**INSTRUCTIONS TO FOLLOW:** Although the data below holds other lines too, output only those from the line with "Life-table data for a population of a" up to and including the line with "Calculate the generation", exactly as they appear.

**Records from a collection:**
━━━━━━

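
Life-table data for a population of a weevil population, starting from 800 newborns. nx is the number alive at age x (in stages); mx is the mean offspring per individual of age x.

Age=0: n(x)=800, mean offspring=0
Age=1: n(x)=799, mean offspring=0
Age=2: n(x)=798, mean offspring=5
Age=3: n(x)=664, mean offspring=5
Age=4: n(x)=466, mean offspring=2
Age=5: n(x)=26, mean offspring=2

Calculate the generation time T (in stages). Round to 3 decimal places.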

━━━━━━

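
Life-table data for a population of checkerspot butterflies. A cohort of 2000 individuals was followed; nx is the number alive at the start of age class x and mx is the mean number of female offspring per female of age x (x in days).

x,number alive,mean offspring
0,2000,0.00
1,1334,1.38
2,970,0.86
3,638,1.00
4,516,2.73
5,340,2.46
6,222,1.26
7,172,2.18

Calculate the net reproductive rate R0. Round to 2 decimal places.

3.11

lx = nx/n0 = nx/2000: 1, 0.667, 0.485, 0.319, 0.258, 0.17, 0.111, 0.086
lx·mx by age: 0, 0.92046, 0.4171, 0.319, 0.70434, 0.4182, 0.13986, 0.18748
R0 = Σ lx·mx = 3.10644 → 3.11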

━━━━━━

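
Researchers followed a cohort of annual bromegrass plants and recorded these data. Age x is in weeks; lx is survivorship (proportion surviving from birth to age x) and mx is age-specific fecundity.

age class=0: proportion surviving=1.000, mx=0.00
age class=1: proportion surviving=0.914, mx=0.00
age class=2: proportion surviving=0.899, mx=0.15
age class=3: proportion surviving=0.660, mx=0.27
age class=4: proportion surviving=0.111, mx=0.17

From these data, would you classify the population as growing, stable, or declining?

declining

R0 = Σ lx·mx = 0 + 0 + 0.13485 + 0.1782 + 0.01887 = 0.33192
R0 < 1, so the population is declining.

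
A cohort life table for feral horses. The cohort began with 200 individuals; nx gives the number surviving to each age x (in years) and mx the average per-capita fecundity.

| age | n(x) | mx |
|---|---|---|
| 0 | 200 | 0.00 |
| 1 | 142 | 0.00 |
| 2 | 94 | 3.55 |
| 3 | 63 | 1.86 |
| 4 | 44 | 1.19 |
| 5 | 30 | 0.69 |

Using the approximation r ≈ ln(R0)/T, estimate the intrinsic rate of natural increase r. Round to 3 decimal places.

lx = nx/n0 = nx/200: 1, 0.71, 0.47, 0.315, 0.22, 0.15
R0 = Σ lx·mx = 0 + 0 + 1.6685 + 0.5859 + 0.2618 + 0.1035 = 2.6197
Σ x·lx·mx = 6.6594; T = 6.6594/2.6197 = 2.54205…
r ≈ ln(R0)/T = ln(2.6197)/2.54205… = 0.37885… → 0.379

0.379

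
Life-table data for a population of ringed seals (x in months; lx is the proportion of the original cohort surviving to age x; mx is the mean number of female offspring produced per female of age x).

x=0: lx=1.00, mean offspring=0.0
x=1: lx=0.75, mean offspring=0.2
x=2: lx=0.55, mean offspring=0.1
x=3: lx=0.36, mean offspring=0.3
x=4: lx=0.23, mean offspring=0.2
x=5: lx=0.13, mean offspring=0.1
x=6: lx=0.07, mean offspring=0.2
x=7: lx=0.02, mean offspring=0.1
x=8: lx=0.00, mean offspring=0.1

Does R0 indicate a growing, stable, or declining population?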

━━━━━━

**RESULT:**
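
Life-table data for a population of a weevil population, starting from 800 newborns. nx is the number alive at age x (in stages); mx is the mean offspring per individual of age x.

Age=0: n(x)=800, mean offspring=0
Age=1: n(x)=799, mean offspring=0
Age=2: n(x)=798, mean offspring=5
Age=3: n(x)=664, mean offspring=5
Age=4: n(x)=466, mean offspring=2
Age=5: n(x)=26, mean offspring=2

Calculate the generation time T (in stages). Round to 3 decimal places.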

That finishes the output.